» **Listed entries**
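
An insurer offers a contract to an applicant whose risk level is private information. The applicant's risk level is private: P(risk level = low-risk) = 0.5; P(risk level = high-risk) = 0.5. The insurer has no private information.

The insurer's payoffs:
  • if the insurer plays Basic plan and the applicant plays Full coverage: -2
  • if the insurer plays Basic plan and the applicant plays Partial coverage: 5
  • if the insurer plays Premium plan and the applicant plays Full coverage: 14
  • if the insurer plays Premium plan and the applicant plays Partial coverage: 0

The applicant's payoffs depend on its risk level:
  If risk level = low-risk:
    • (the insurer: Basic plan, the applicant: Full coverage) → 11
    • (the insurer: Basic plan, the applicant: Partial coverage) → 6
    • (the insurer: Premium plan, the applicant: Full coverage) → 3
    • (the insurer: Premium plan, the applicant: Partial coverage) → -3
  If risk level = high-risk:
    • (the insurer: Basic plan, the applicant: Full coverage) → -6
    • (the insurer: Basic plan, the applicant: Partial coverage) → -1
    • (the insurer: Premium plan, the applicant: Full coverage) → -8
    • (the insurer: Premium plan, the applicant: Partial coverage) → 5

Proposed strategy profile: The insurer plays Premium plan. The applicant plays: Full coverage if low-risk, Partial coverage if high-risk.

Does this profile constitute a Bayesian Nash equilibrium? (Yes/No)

Yes

The insurer plays Premium plan: E[Premium plan] = 0.5·(14) + 0.5·(0) = 7; E[Basic plan] = 1.5. Best-responding. ✓
The applicant (risk level low-risk), facing Premium plan: Full coverage gives 3, Partial coverage gives -3. Proposed Full coverage is best. ✓
The applicant (risk level high-risk), facing Premium plan: Full coverage gives -8, Partial coverage gives 5. Proposed Partial coverage is best. ✓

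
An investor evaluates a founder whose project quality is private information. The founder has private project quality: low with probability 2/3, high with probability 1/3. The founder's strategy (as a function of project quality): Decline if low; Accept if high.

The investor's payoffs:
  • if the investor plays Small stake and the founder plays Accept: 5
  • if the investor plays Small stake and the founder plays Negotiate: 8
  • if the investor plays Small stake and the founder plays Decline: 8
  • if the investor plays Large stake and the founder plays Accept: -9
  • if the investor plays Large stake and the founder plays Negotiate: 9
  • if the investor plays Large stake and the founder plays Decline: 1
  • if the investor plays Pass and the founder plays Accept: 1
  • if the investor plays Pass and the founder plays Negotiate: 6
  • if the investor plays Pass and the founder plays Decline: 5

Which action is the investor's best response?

Compute the investor's expected payoff for each action, taking the expectation over the founder's type.
E[Small stake] = 2/3·(8) + 1/3·(5) = 7
E[Large stake] = 2/3·(1) + 1/3·(-9) = -7/3
E[Pass] = 2/3·(5) + 1/3·(1) = 11/3
Best response: Small stake (7 is the largest).

Small stake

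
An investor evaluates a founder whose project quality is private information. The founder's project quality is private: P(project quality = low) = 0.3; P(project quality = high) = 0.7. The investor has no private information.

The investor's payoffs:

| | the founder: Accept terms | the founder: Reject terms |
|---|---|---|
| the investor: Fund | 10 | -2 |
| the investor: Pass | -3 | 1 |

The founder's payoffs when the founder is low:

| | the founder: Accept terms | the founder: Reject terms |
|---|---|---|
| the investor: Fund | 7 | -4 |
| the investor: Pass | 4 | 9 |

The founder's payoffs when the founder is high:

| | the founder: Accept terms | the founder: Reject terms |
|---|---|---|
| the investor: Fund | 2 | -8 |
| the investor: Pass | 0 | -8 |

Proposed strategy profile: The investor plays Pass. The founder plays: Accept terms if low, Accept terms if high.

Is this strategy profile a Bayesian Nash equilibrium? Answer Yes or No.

A profile is a BNE iff every type of every player is best-responding given beliefs about the other side.
The investor plays Pass: E[Pass] = 0.3·(-3) + 0.7·(-3) = -3; E[Fund] = 10. Not best-responding. ✗
The founder (project quality low), facing Pass: Accept terms gives 4, Reject terms gives 9. Proposed Accept terms is not best — profitable deviation exists. ✗
The founder (project quality high), facing Pass: Accept terms gives 0, Reject terms gives -8. Proposed Accept terms is best. ✓

No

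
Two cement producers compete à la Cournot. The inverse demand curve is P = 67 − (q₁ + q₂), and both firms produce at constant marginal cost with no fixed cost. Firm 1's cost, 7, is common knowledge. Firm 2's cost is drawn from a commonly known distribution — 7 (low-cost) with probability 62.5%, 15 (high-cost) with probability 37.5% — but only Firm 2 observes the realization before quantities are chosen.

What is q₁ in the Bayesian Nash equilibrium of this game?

21

Type-c best response for Firm 2: q₂(c) = (67 − c)/2 − q₁/2.
Firm 1 maximizes expected profit; its first-order condition is 67 − 2q₁ − E[q₂] − 7 = 0.
Substituting E[q₂] and solving: E[c₂] = 10, so q₁ = (67 − 2·7 + 10)/3 = 21.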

» **The problem**
Look through the material for "evaluates". Copy each line that has it.

» **Response**
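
An investor evaluates a founder whose project quality is private information. The founder has private project quality: low with probability 2/3, high with probability 1/3. The founder's strategy (as a function of project quality): Decline if low; Accept if high.
An investor evaluates a founder whose project quality is private information. The founder's project quality is private: P(project quality = low) = 0.3; P(project quality = high) = 0.7. The investor has no private information.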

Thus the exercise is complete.